▸ Task objective
Please restate, word for word, the lines below that begin at the one with "C runs its next, etc.)" and end at the one with "Schedule: B A A A B B". Leave out all other lines.

▸ Material for the task
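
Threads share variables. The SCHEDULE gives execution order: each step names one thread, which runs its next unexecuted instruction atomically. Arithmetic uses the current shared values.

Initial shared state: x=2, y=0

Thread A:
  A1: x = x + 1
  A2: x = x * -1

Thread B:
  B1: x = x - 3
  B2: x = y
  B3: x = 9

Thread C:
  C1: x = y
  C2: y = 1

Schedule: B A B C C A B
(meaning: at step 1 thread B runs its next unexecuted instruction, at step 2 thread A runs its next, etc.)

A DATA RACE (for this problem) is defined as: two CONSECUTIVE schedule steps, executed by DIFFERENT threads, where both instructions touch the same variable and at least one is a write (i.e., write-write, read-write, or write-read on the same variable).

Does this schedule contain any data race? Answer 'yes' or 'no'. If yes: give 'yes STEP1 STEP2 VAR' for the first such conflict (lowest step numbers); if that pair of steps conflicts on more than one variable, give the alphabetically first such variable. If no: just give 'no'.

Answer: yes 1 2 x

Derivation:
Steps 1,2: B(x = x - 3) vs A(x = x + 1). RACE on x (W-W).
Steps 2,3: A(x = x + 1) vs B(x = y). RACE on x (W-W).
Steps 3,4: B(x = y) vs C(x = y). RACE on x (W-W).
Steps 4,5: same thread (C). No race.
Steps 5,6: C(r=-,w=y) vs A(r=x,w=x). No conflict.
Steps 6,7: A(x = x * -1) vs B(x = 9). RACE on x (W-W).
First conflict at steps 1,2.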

---

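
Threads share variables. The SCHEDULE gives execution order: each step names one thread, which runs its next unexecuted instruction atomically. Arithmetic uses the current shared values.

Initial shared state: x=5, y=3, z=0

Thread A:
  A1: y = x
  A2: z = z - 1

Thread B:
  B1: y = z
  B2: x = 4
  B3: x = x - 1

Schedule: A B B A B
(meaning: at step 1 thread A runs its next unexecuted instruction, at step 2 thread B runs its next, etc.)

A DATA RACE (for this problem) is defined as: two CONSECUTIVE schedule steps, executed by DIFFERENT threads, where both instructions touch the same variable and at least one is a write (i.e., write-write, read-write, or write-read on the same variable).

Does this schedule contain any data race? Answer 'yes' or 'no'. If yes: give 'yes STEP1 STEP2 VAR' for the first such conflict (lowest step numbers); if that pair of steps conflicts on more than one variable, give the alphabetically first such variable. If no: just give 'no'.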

...

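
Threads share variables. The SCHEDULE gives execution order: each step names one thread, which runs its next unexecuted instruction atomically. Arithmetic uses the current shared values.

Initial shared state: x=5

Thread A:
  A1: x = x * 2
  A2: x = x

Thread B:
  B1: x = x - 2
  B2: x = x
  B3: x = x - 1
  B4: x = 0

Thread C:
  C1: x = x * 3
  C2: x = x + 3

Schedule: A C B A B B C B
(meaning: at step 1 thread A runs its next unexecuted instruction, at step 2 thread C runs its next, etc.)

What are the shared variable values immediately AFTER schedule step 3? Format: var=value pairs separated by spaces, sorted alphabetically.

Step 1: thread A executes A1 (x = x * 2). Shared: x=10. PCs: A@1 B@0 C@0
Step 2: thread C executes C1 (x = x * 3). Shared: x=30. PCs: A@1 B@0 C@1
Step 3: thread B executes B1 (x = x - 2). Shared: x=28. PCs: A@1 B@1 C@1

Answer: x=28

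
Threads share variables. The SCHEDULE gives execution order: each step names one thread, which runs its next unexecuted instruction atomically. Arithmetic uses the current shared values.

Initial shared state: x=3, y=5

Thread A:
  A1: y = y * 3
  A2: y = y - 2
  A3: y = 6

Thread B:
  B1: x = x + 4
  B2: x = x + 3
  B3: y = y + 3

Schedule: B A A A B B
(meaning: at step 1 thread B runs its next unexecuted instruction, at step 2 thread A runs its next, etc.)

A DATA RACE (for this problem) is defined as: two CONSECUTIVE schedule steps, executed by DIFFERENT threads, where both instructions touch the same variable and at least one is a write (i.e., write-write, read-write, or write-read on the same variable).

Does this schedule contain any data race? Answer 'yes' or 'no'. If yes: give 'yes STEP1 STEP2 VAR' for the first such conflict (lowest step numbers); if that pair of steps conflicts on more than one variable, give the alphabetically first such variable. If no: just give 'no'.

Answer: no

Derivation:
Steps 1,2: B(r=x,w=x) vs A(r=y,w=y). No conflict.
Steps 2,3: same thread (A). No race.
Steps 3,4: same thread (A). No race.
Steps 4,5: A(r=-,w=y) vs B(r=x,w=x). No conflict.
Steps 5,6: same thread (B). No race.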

▸ Task result
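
(meaning: at step 1 thread A runs its next unexecuted instruction, at step 2 thread C runs its next, etc.)

What are the shared variable values immediately AFTER schedule step 3? Format: var=value pairs separated by spaces, sorted alphabetically.

Step 1: thread A executes A1 (x = x * 2). Shared: x=10. PCs: A@1 B@0 C@0
Step 2: thread C executes C1 (x = x * 3). Shared: x=30. PCs: A@1 B@0 C@1
Step 3: thread B executes B1 (x = x - 2). Shared: x=28. PCs: A@1 B@1 C@1

Answer: x=28

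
Threads share variables. The SCHEDULE gives execution order: each step names one thread, which runs its next unexecuted instruction atomically. Arithmetic uses the current shared values.

Initial shared state: x=3, y=5

Thread A:
  A1: y = y * 3
  A2: y = y - 2
  A3: y = 6

Thread B:
  B1: x = x + 4
  B2: x = x + 3
  B3: y = y + 3

Schedule: B A A A B B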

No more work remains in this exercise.